→ ABOUT THIS TASK
Keeping every word and mark, copy all of the data.

Collected data:

----------------------------------------

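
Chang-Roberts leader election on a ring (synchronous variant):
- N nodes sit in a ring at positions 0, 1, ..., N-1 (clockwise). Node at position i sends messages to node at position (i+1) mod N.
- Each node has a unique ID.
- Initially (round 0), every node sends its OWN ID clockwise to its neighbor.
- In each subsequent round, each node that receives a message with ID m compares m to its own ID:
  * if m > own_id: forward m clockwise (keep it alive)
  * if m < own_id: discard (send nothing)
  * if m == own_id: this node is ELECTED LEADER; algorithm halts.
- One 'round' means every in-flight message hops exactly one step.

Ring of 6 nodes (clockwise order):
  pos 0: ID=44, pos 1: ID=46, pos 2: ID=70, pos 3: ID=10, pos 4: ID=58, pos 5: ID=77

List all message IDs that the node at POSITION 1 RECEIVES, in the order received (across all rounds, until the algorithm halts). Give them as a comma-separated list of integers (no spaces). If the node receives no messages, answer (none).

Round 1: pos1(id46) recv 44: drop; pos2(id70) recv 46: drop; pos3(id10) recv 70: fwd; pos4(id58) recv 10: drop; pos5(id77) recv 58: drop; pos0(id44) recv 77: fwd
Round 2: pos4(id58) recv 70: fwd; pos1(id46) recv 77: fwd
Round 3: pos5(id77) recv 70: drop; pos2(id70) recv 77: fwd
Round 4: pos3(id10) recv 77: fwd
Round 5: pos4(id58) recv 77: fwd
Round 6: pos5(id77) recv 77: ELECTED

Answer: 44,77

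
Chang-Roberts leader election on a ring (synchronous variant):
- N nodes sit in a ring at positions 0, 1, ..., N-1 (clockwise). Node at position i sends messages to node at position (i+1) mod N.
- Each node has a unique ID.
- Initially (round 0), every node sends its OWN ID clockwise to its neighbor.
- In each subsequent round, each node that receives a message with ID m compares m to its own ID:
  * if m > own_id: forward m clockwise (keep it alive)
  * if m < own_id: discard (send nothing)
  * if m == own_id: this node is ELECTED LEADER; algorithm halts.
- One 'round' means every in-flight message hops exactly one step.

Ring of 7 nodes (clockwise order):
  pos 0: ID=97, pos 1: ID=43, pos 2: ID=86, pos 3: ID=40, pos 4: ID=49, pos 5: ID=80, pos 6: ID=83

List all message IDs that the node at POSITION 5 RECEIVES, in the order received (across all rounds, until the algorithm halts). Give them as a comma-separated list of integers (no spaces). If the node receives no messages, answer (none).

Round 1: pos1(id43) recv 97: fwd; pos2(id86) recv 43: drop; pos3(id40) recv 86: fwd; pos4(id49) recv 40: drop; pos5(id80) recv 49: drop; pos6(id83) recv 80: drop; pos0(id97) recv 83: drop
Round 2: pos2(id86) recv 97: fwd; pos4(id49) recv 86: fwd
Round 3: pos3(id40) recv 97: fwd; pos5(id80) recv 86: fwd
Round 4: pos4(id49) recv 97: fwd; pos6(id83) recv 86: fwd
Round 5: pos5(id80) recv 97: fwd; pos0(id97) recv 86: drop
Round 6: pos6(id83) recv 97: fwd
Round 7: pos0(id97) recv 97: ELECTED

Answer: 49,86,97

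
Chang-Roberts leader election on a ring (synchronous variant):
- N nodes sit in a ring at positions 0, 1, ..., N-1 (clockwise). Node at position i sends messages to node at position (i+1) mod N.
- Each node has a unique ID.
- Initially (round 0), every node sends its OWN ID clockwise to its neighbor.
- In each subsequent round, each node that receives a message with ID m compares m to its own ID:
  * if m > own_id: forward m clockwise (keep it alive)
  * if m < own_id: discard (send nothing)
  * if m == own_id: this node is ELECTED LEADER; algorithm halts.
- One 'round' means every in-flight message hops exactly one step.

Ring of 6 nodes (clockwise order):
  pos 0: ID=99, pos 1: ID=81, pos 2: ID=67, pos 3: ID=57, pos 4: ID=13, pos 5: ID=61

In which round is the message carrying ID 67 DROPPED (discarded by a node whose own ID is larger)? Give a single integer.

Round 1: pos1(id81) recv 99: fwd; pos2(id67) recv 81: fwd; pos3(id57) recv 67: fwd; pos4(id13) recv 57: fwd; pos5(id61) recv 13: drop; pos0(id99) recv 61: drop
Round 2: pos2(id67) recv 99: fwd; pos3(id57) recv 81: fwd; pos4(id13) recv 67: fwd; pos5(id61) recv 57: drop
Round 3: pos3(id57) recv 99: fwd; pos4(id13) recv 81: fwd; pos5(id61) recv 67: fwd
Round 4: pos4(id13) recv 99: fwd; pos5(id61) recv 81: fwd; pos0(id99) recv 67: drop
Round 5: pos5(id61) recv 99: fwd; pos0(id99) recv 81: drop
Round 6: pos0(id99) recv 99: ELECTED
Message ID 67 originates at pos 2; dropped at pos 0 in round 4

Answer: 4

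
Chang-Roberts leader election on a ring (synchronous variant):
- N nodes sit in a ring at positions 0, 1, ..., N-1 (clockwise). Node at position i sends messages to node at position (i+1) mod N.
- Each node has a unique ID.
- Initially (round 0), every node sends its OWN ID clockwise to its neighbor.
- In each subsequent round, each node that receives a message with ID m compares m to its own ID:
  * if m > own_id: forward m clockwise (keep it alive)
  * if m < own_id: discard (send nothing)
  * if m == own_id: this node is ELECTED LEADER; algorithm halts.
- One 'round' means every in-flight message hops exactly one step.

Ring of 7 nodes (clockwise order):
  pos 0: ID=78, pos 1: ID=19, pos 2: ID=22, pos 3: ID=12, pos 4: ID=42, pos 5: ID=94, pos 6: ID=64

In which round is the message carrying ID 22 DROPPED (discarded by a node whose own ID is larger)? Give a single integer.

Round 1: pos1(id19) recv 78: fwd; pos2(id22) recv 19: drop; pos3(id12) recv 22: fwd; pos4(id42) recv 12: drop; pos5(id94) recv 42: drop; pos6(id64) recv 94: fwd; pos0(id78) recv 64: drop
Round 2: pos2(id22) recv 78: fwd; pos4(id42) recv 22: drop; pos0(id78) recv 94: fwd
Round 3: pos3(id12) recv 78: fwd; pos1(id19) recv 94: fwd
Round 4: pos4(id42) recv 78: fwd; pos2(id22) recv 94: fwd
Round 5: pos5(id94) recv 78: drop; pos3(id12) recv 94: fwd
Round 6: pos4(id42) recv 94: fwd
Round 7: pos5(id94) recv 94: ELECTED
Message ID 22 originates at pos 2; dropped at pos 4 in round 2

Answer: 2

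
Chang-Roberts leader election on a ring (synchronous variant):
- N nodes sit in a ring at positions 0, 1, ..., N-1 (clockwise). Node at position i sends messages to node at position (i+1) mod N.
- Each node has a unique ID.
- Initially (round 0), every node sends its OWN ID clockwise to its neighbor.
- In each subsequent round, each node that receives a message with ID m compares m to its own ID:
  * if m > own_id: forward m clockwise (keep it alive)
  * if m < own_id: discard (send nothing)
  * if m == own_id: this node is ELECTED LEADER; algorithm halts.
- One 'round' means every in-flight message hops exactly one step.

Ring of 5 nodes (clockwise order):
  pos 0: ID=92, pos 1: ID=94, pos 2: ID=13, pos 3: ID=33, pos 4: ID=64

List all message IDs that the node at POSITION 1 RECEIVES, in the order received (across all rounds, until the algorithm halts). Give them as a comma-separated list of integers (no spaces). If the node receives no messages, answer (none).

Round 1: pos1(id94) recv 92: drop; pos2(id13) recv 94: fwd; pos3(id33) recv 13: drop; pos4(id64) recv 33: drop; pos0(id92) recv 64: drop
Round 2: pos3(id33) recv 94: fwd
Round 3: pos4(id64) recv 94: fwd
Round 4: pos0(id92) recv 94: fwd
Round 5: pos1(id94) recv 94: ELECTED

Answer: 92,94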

----------------------------------------

→ RESPONSE
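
Chang-Roberts leader election on a ring (synchronous variant):
- N nodes sit in a ring at positions 0, 1, ..., N-1 (clockwise). Node at position i sends messages to node at position (i+1) mod N.
- Each node has a unique ID.
- Initially (round 0), every node sends its OWN ID clockwise to its neighbor.
- In each subsequent round, each node that receives a message with ID m compares m to its own ID:
  * if m > own_id: forward m clockwise (keep it alive)
  * if m < own_id: discard (send nothing)
  * if m == own_id: this node is ELECTED LEADER; algorithm halts.
- One 'round' means every in-flight message hops exactly one step.

Ring of 6 nodes (clockwise order):
  pos 0: ID=44, pos 1: ID=46, pos 2: ID=70, pos 3: ID=10, pos 4: ID=58, pos 5: ID=77

List all message IDs that the node at POSITION 1 RECEIVES, in the order received (across all rounds, until the algorithm halts). Give them as a comma-separated list of integers (no spaces). If the node receives no messages, answer (none).

Round 1: pos1(id46) recv 44: drop; pos2(id70) recv 46: drop; pos3(id10) recv 70: fwd; pos4(id58) recv 10: drop; pos5(id77) recv 58: drop; pos0(id44) recv 77: fwd
Round 2: pos4(id58) recv 70: fwd; pos1(id46) recv 77: fwd
Round 3: pos5(id77) recv 70: drop; pos2(id70) recv 77: fwd
Round 4: pos3(id10) recv 77: fwd
Round 5: pos4(id58) recv 77: fwd
Round 6: pos5(id77) recv 77: ELECTED

Answer: 44,77

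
Chang-Roberts leader election on a ring (synchronous variant):
- N nodes sit in a ring at positions 0, 1, ..., N-1 (clockwise). Node at position i sends messages to node at position (i+1) mod N.
- Each node has a unique ID.
- Initially (round 0), every node sends its OWN ID clockwise to its neighbor.
- In each subsequent round, each node that receives a message with ID m compares m to its own ID:
  * if m > own_id: forward m clockwise (keep it alive)
  * if m < own_id: discard (send nothing)
  * if m == own_id: this node is ELECTED LEADER; algorithm halts.
- One 'round' means every in-flight message hops exactly one step.

Ring of 7 nodes (clockwise order):
  pos 0: ID=97, pos 1: ID=43, pos 2: ID=86, pos 3: ID=40, pos 4: ID=49, pos 5: ID=80, pos 6: ID=83

List all message IDs that the node at POSITION 5 RECEIVES, in the order received (across all rounds, until the algorithm halts). Give them as a comma-separated list of integers (no spaces). If the node receives no messages, answer (none).

Round 1: pos1(id43) recv 97: fwd; pos2(id86) recv 43: drop; pos3(id40) recv 86: fwd; pos4(id49) recv 40: drop; pos5(id80) recv 49: drop; pos6(id83) recv 80: drop; pos0(id97) recv 83: drop
Round 2: pos2(id86) recv 97: fwd; pos4(id49) recv 86: fwd
Round 3: pos3(id40) recv 97: fwd; pos5(id80) recv 86: fwd
Round 4: pos4(id49) recv 97: fwd; pos6(id83) recv 86: fwd
Round 5: pos5(id80) recv 97: fwd; pos0(id97) recv 86: drop
Round 6: pos6(id83) recv 97: fwd
Round 7: pos0(id97) recv 97: ELECTED

Answer: 49,86,97

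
Chang-Roberts leader election on a ring (synchronous variant):
- N nodes sit in a ring at positions 0, 1, ..., N-1 (clockwise). Node at position i sends messages to node at position (i+1) mod N.
- Each node has a unique ID.
- Initially (round 0), every node sends its OWN ID clockwise to its neighbor.
- In each subsequent round, each node that receives a message with ID m compares m to its own ID:
  * if m > own_id: forward m clockwise (keep it alive)
  * if m < own_id: discard (send nothing)
  * if m == own_id: this node is ELECTED LEADER; algorithm halts.
- One 'round' means every in-flight message hops exactly one step.

Ring of 6 nodes (clockwise order):
  pos 0: ID=99, pos 1: ID=81, pos 2: ID=67, pos 3: ID=57, pos 4: ID=13, pos 5: ID=61

In which round is the message carrying ID 67 DROPPED (discarded by a node whose own ID is larger)? Give a single integer.

Round 1: pos1(id81) recv 99: fwd; pos2(id67) recv 81: fwd; pos3(id57) recv 67: fwd; pos4(id13) recv 57: fwd; pos5(id61) recv 13: drop; pos0(id99) recv 61: drop
Round 2: pos2(id67) recv 99: fwd; pos3(id57) recv 81: fwd; pos4(id13) recv 67: fwd; pos5(id61) recv 57: drop
Round 3: pos3(id57) recv 99: fwd; pos4(id13) recv 81: fwd; pos5(id61) recv 67: fwd
Round 4: pos4(id13) recv 99: fwd; pos5(id61) recv 81: fwd; pos0(id99) recv 67: drop
Round 5: pos5(id61) recv 99: fwd; pos0(id99) recv 81: drop
Round 6: pos0(id99) recv 99: ELECTED
Message ID 67 originates at pos 2; dropped at pos 0 in round 4

Answer: 4

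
Chang-Roberts leader election on a ring (synchronous variant):
- N nodes sit in a ring at positions 0, 1, ..., N-1 (clockwise). Node at position i sends messages to node at position (i+1) mod N.
- Each node has a unique ID.
- Initially (round 0), every node sends its OWN ID clockwise to its neighbor.
- In each subsequent round, each node that receives a message with ID m compares m to its own ID:
  * if m > own_id: forward m clockwise (keep it alive)
  * if m < own_id: discard (send nothing)
  * if m == own_id: this node is ELECTED LEADER; algorithm halts.
- One 'round' means every in-flight message hops exactly one step.

Ring of 7 nodes (clockwise order):
  pos 0: ID=78, pos 1: ID=19, pos 2: ID=22, pos 3: ID=12, pos 4: ID=42, pos 5: ID=94, pos 6: ID=64

In which round is the message carrying ID 22 DROPPED (discarded by a node whose own ID is larger)? Give a single integer.

Round 1: pos1(id19) recv 78: fwd; pos2(id22) recv 19: drop; pos3(id12) recv 22: fwd; pos4(id42) recv 12: drop; pos5(id94) recv 42: drop; pos6(id64) recv 94: fwd; pos0(id78) recv 64: drop
Round 2: pos2(id22) recv 78: fwd; pos4(id42) recv 22: drop; pos0(id78) recv 94: fwd
Round 3: pos3(id12) recv 78: fwd; pos1(id19) recv 94: fwd
Round 4: pos4(id42) recv 78: fwd; pos2(id22) recv 94: fwd
Round 5: pos5(id94) recv 78: drop; pos3(id12) recv 94: fwd
Round 6: pos4(id42) recv 94: fwd
Round 7: pos5(id94) recv 94: ELECTED
Message ID 22 originates at pos 2; dropped at pos 4 in round 2

Answer: 2

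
Chang-Roberts leader election on a ring (synchronous variant):
- N nodes sit in a ring at positions 0, 1, ..., N-1 (clockwise). Node at position i sends messages to node at position (i+1) mod N.
- Each node has a unique ID.
- Initially (round 0), every node sends its OWN ID clockwise to its neighbor.
- In each subsequent round, each node that receives a message with ID m compares m to its own ID:
  * if m > own_id: forward m clockwise (keep it alive)
  * if m < own_id: discard (send nothing)
  * if m == own_id: this node is ELECTED LEADER; algorithm halts.
- One 'round' means every in-flight message hops exactly one step.

Ring of 5 nodes (clockwise order):
  pos 0: ID=92, pos 1: ID=94, pos 2: ID=13, pos 3: ID=33, pos 4: ID=64

List all message IDs that the node at POSITION 1 RECEIVES, in the order received (across all rounds, until the algorithm halts). Give them as a comma-separated list of integers (no spaces). If the node receives no messages, answer (none).

Round 1: pos1(id94) recv 92: drop; pos2(id13) recv 94: fwd; pos3(id33) recv 13: drop; pos4(id64) recv 33: drop; pos0(id92) recv 64: drop
Round 2: pos3(id33) recv 94: fwd
Round 3: pos4(id64) recv 94: fwd
Round 4: pos0(id92) recv 94: fwd
Round 5: pos1(id94) recv 94: ELECTED

Answer: 92,94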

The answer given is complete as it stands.